» Required work: The records below need copying. Match each line exactly.

» Dataset entries:
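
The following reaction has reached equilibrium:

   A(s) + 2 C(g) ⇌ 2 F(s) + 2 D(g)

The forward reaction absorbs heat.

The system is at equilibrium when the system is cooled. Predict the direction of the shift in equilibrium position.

left

The forward reaction is endothermic. Lowering T favours the exothermic direction — shift to the left.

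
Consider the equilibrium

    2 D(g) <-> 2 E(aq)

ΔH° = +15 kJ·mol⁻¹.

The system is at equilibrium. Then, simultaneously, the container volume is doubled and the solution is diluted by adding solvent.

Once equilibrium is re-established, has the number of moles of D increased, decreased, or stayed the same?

Gas moles: reactants 2, products 0 (Δn_gas = -2). Expansion shifts the system toward the side with more moles of gas — to the left.
Dilution lowers every aqueous concentration by the same factor. Δn_aq = 2 − 0 = +2, so the system shifts toward the side with more dissolved moles — to the right.
The two effects oppose each other, so the net shift — and hence the change in D — cannot be determined from the given information.

cannot be determined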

» Answer to the problem:
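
The following reaction has reached equilibrium:

   A(s) + 2 C(g) ⇌ 2 F(s) + 2 D(g)

The forward reaction absorbs heat.

The system is at equilibrium when the system is cooled. Predict the direction of the shift in equilibrium position.

left

The forward reaction is endothermic. Lowering T favours the exothermic direction — shift to the left.

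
Consider the equilibrium

    2 D(g) <-> 2 E(aq)

ΔH° = +15 kJ·mol⁻¹.

The system is at equilibrium. Then, simultaneously, the container volume is doubled and the solution is diluted by adding solvent.

Once equilibrium is re-established, has the number of moles of D increased, decreased, or stayed the same?

Gas moles: reactants 2, products 0 (Δn_gas = -2). Expansion shifts the system toward the side with more moles of gas — to the left.
Dilution lowers every aqueous concentration by the same factor. Δn_aq = 2 − 0 = +2, so the system shifts toward the side with more dissolved moles — to the right.
The two effects oppose each other, so the net shift — and hence the change in D — cannot be determined from the given information.

cannot be determined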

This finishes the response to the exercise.